WORK INSTRUCTIONS
Repeat exactly the lines below that lie between the line with "In the propane" and the line with "The LED bulbs", counting both of those lines as part of the answer.

[Collected data]
************
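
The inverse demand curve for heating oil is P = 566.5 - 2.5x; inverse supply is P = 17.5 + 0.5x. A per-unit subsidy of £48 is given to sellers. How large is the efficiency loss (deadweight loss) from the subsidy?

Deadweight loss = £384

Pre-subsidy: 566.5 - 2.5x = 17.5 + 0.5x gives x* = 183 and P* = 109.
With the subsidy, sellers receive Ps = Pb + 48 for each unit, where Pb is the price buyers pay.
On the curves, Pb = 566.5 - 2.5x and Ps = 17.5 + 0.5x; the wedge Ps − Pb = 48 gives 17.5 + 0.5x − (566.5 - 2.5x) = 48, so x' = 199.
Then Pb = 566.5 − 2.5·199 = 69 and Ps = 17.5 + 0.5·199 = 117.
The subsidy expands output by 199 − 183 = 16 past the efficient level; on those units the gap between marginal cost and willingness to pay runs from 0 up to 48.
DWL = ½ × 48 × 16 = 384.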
************
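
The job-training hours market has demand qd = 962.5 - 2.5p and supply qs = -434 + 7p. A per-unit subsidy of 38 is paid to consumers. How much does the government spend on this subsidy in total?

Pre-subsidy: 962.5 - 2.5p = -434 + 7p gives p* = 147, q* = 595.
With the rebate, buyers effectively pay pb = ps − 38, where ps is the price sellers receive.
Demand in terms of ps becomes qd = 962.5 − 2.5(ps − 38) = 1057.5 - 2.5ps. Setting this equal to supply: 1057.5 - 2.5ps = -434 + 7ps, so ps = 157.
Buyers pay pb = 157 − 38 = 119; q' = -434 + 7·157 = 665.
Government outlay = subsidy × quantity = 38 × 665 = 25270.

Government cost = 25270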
************
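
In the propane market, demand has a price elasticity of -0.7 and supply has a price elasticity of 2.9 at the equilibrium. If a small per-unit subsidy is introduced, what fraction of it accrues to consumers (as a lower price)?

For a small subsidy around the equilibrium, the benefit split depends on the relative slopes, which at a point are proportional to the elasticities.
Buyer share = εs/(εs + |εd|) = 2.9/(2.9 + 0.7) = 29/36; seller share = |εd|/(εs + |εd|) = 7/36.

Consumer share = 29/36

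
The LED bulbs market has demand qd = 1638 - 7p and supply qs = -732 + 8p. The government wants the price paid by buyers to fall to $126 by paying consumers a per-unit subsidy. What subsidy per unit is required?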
************
RESPONSE
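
In the propane market, demand has a price elasticity of -0.7 and supply has a price elasticity of 2.9 at the equilibrium. If a small per-unit subsidy is introduced, what fraction of it accrues to consumers (as a lower price)?

For a small subsidy around the equilibrium, the benefit split depends on the relative slopes, which at a point are proportional to the elasticities.
Buyer share = εs/(εs + |εd|) = 2.9/(2.9 + 0.7) = 29/36; seller share = |εd|/(εs + |εd|) = 7/36.

Consumer share = 29/36

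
The LED bulbs market has demand qd = 1638 - 7p and supply qs = -732 + 8p. The government wants the price paid by buyers to fall to $126 by paying consumers a per-unit subsidy. What subsidy per unit is required?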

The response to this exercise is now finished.